→ Dataset entries:

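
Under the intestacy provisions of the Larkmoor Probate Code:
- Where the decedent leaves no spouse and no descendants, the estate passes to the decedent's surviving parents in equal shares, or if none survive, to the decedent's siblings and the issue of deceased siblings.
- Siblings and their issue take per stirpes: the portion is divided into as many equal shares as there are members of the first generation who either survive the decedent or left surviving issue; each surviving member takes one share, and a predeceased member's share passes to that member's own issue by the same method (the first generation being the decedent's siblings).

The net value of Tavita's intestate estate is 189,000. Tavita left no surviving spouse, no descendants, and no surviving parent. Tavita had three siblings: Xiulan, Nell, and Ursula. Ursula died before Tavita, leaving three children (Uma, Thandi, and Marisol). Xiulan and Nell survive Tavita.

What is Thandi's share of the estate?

The entire 189,000 passes to the siblings and their issue.
That amount (189,000) is divided into 3 shares of 63,000: Xiulan and Nell each take 63,000; Ursula's 63,000 share passes to Ursula's issue.
Ursula's share (63,000) is divided into 3 shares of 21,000: Uma, Thandi, and Marisol each take 21,000.

Thandi receives 21,000.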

→ PROMPT: Print out the data exactly once more.

→ EXPECTED OUTPUT:
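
Under the intestacy provisions of the Larkmoor Probate Code:
- Where the decedent leaves no spouse and no descendants, the estate passes to the decedent's surviving parents in equal shares, or if none survive, to the decedent's siblings and the issue of deceased siblings.
- Siblings and their issue take per stirpes: the portion is divided into as many equal shares as there are members of the first generation who either survive the decedent or left surviving issue; each surviving member takes one share, and a predeceased member's share passes to that member's own issue by the same method (the first generation being the decedent's siblings).

The net value of Tavita's intestate estate is 189,000. Tavita left no surviving spouse, no descendants, and no surviving parent. Tavita had three siblings: Xiulan, Nell, and Ursula. Ursula died before Tavita, leaving three children (Uma, Thandi, and Marisol). Xiulan and Nell survive Tavita.

What is Thandi's share of the estate?

The entire 189,000 passes to the siblings and their issue.
That amount (189,000) is divided into 3 shares of 63,000: Xiulan and Nell each take 63,000; Ursula's 63,000 share passes to Ursula's issue.
Ursula's share (63,000) is divided into 3 shares of 21,000: Uma, Thandi, and Marisol each take 21,000.

Thandi receives 21,000.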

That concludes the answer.